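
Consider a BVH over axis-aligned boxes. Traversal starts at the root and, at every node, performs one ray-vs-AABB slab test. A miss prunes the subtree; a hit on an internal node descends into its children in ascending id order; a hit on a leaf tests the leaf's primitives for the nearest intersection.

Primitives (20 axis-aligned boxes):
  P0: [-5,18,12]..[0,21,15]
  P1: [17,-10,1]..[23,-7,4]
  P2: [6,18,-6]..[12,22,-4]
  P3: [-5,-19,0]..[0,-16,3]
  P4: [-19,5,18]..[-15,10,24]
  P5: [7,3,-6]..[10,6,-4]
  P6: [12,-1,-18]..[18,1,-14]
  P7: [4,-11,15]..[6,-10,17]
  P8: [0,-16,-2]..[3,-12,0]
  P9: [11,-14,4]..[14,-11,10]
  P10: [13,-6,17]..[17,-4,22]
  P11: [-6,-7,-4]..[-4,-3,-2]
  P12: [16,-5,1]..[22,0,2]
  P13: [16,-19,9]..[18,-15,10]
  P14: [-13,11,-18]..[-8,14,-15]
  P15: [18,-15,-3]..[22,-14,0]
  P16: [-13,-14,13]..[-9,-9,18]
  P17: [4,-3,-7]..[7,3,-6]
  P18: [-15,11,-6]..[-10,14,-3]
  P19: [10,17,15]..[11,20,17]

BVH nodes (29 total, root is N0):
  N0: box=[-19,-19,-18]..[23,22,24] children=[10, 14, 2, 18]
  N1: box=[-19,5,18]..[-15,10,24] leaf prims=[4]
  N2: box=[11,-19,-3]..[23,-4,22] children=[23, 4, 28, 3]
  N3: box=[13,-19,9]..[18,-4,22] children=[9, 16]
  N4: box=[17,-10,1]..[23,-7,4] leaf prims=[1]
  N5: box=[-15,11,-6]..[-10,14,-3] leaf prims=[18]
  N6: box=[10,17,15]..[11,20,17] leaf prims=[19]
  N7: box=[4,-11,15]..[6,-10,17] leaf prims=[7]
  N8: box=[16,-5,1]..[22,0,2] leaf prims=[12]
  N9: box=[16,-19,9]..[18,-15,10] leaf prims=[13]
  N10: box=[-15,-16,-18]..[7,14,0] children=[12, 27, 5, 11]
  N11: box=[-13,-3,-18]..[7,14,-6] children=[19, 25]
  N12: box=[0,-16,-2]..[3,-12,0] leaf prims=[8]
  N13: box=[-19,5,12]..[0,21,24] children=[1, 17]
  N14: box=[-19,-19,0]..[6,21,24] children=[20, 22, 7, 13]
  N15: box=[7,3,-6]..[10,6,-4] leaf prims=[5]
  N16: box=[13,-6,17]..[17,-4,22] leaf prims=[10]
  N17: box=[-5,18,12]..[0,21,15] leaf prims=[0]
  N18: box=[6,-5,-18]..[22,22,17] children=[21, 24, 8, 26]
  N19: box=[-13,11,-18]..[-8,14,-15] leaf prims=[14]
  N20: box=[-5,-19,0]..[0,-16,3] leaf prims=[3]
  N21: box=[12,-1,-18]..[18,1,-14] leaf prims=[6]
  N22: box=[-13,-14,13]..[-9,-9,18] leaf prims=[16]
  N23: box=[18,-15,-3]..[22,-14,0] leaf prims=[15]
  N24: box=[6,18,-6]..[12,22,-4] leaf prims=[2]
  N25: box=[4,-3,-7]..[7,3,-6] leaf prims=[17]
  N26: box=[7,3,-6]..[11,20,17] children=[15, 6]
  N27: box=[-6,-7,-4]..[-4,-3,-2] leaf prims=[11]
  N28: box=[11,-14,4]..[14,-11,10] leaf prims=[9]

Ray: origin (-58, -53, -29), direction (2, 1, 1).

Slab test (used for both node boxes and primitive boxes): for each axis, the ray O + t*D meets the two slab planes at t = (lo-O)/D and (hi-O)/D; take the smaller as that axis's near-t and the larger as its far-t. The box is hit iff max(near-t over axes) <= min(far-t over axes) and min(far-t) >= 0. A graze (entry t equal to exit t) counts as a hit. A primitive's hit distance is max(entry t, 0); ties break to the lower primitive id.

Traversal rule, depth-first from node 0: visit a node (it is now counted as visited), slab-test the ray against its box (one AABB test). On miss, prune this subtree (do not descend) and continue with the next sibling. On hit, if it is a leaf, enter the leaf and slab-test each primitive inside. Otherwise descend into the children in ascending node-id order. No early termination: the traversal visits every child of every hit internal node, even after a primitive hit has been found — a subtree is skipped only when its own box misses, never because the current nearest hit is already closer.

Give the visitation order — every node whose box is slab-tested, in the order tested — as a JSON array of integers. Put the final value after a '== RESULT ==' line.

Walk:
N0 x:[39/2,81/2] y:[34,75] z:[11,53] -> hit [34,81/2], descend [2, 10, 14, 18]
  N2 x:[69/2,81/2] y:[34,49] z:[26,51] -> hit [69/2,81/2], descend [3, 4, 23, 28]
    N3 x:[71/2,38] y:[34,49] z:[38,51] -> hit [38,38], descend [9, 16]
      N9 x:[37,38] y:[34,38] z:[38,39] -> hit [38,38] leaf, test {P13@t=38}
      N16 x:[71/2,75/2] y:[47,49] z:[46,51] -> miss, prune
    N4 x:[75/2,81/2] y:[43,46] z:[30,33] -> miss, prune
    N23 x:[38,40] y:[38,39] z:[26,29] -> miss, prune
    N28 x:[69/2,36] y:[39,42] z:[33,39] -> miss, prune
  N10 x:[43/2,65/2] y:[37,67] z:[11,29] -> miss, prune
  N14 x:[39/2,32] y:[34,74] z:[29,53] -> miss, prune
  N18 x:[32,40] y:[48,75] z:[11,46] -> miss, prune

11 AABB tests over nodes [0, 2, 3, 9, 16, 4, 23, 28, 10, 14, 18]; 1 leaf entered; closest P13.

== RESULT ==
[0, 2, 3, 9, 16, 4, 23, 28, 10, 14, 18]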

##############################

Could you repeat exactly the lines in the listing above from the one with "P14: [-13,11,-18]..[-8,14,-15]" down to the one with "N14: box=[-19,-19,0]..[6,21,24] children=[20, 22, 7, 13]"? Include both of those lines.

Answer for the task »
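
  P14: [-13,11,-18]..[-8,14,-15]
  P15: [18,-15,-3]..[22,-14,0]
  P16: [-13,-14,13]..[-9,-9,18]
  P17: [4,-3,-7]..[7,3,-6]
  P18: [-15,11,-6]..[-10,14,-3]
  P19: [10,17,15]..[11,20,17]

BVH nodes (29 total, root is N0):
  N0: box=[-19,-19,-18]..[23,22,24] children=[10, 14, 2, 18]
  N1: box=[-19,5,18]..[-15,10,24] leaf prims=[4]
  N2: box=[11,-19,-3]..[23,-4,22] children=[23, 4, 28, 3]
  N3: box=[13,-19,9]..[18,-4,22] children=[9, 16]
  N4: box=[17,-10,1]..[23,-7,4] leaf prims=[1]
  N5: box=[-15,11,-6]..[-10,14,-3] leaf prims=[18]
  N6: box=[10,17,15]..[11,20,17] leaf prims=[19]
  N7: box=[4,-11,15]..[6,-10,17] leaf prims=[7]
  N8: box=[16,-5,1]..[22,0,2] leaf prims=[12]
  N9: box=[16,-19,9]..[18,-15,10] leaf prims=[13]
  N10: box=[-15,-16,-18]..[7,14,0] children=[12, 27, 5, 11]
  N11: box=[-13,-3,-18]..[7,14,-6] children=[19, 25]
  N12: box=[0,-16,-2]..[3,-12,0] leaf prims=[8]
  N13: box=[-19,5,12]..[0,21,24] children=[1, 17]
  N14: box=[-19,-19,0]..[6,21,24] children=[20, 22, 7, 13]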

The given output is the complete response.